**Problem description:** From the line containing "5 bidders enter" through the last line of the entries below, repeat each line word for word and leave out the rest.

● ● ● ●

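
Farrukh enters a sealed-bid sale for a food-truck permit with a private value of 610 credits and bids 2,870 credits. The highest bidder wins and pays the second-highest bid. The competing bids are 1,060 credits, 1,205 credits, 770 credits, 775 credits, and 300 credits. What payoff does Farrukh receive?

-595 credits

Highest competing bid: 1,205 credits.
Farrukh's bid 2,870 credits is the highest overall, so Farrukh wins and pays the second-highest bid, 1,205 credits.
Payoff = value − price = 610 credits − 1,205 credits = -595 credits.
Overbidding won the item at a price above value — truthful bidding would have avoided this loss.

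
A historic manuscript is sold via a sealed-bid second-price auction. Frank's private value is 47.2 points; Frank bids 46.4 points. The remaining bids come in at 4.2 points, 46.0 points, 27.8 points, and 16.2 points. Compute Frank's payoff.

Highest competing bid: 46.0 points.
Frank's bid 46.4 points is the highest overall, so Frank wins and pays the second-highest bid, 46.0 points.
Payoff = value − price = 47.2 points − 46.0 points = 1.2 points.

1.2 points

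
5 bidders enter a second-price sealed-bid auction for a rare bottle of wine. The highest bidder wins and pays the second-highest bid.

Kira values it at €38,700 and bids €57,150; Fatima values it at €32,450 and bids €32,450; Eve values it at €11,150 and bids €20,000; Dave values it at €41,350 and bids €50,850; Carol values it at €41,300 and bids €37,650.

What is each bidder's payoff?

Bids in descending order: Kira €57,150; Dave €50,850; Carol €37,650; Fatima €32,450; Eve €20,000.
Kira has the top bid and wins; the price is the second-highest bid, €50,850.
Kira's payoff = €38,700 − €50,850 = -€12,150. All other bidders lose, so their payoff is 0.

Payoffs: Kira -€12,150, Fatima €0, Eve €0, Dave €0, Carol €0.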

● ● ● ●

**Exercise solution:**
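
5 bidders enter a second-price sealed-bid auction for a rare bottle of wine. The highest bidder wins and pays the second-highest bid.

Kira values it at €38,700 and bids €57,150; Fatima values it at €32,450 and bids €32,450; Eve values it at €11,150 and bids €20,000; Dave values it at €41,350 and bids €50,850; Carol values it at €41,300 and bids €37,650.

What is each bidder's payoff?

Bids in descending order: Kira €57,150; Dave €50,850; Carol €37,650; Fatima €32,450; Eve €20,000.
Kira has the top bid and wins; the price is the second-highest bid, €50,850.
Kira's payoff = €38,700 − €50,850 = -€12,150. All other bidders lose, so their payoff is 0.

Payoffs: Kira -€12,150, Fatima €0, Eve €0, Dave €0, Carol €0.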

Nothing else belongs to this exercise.